Information shown ->
-- Opening Marker --
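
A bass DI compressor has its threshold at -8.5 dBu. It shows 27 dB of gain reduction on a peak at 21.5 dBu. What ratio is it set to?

10:1

Input overshoot = 21.5 − (-8.5) = 30 dB.
Output overshoot = 30 − 27 = 3 dB.
Ratio = input overshoot / output overshoot = 30 / 3 = 10.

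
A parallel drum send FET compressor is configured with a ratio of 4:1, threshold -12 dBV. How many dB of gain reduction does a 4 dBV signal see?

12 dB

4 dBV exceeds the threshold by 16 dB.
After 4:1 compression the overshoot becomes 16/4 = 4 dB.
Gain reduction = 16 − 4 = 12 dB.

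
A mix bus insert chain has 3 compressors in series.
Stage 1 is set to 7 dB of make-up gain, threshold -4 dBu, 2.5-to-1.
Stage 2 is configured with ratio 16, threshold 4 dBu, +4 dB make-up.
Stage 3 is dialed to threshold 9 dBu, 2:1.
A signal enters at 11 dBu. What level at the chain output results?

8.3125 dBu

Stage 1: 11 dBu is 15 dB over -4 dBu; at 2.5:1 that becomes 6 dB over, giving 2 dBu; +7 dB make-up → 9 dBu.
Stage 2: 5 dB above 4 dBu, reduced 16:1 to 0.3125 dB above → 4.3125 dBu; +4 dB make-up → 8.3125 dBu.
Stage 3: 8.3125 dBu is at or below the 9 dBu threshold — no compression; output 8.3125 dBu.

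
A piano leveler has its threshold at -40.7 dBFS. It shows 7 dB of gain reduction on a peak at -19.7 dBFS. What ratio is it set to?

Input overshoot = -19.7 − (-40.7) = 21 dB.
Output overshoot = 21 − 7 = 14 dB.
Ratio = input overshoot / output overshoot = 21 / 14 = 1.5.

1.5:1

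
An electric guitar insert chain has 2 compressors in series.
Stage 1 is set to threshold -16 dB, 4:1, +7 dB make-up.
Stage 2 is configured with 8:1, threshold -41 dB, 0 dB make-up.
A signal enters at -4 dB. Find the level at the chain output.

-36.625 dB

Stage 1: overshoot 12 dB → 12/4 = 3 dB → -13 dB; +7 dB make-up → -6 dB.
Stage 2: 35 dB above -41 dB, reduced 8:1 to 4.375 dB above → -36.625 dB.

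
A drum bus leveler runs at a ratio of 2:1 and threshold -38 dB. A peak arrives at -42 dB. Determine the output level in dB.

-42 dB

-42 dB is 4 dB below the -38 dB threshold, so no gain reduction is applied.
Output = input = -42 dB.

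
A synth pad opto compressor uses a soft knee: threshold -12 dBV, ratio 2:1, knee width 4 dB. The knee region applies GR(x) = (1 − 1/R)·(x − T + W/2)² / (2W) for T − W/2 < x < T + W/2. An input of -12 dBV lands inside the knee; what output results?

-12.25 dBV

x − T + W/2 = -12 − (-12) + 2 = 2.
GR = (1 − 1/2) × 2² / 8 = 0.5 × 4 / 8 = 0.25 dB.
Output = -12 − 0.25 = -12.25 dBV.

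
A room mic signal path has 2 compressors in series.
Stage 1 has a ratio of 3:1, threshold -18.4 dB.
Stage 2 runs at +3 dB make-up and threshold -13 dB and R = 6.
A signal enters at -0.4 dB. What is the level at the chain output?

-9.9 dB

Stage 1: 18 dB above -18.4 dB, reduced 3:1 to 6 dB above → -12.4 dB.
Stage 2: -12.4 dB is 0.6 dB over -13 dB; at 6:1 that becomes 0.1 dB over, giving -12.9 dB; +3 dB make-up → -9.9 dB.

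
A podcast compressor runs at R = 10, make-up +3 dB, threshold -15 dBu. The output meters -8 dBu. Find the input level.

Stripping the +3 dB make-up gives -11 dBu at the gain stage.
The compressed level sits -11 − (-15) = 4 dB over threshold.
Undo the ratio: input overshoot = 4 × 10 = 40 dB, giving input = 25 dBu.

25 dBu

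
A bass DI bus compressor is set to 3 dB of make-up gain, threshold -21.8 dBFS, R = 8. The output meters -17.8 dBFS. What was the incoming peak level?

-13.8 dBFS

Stripping the +3 dB make-up gives -20.8 dBFS at the gain stage.
That's 1 dB above the -21.8 dBFS threshold.
Before 8:1 compression the overshoot was 1 × 8 = 8 dB, so input = -21.8 + 8 = -13.8 dBFS.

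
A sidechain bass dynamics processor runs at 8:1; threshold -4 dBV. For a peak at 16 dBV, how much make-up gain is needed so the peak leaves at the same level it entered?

17.5 dB

Without make-up, output = threshold + overshoot/8 = -4 + 2.5 = -1.5 dBV.
Gap to target: 17.5 dB.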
-- Closing Marker --
Exercise aim ->
Among the lines above, find the one with "A parallel drum" and the one with "Stage 3 is dialed to threshold 9 dBu, 2:1.". Quote both and everything between them, exactly.

Response to this task ->
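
A parallel drum send FET compressor is configured with a ratio of 4:1, threshold -12 dBV. How many dB of gain reduction does a 4 dBV signal see?

12 dB

4 dBV exceeds the threshold by 16 dB.
After 4:1 compression the overshoot becomes 16/4 = 4 dB.
Gain reduction = 16 − 4 = 12 dB.

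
A mix bus insert chain has 3 compressors in series.
Stage 1 is set to 7 dB of make-up gain, threshold -4 dBu, 2.5-to-1.
Stage 2 is configured with ratio 16, threshold 4 dBu, +4 dB make-up.
Stage 3 is dialed to threshold 9 dBu, 2:1.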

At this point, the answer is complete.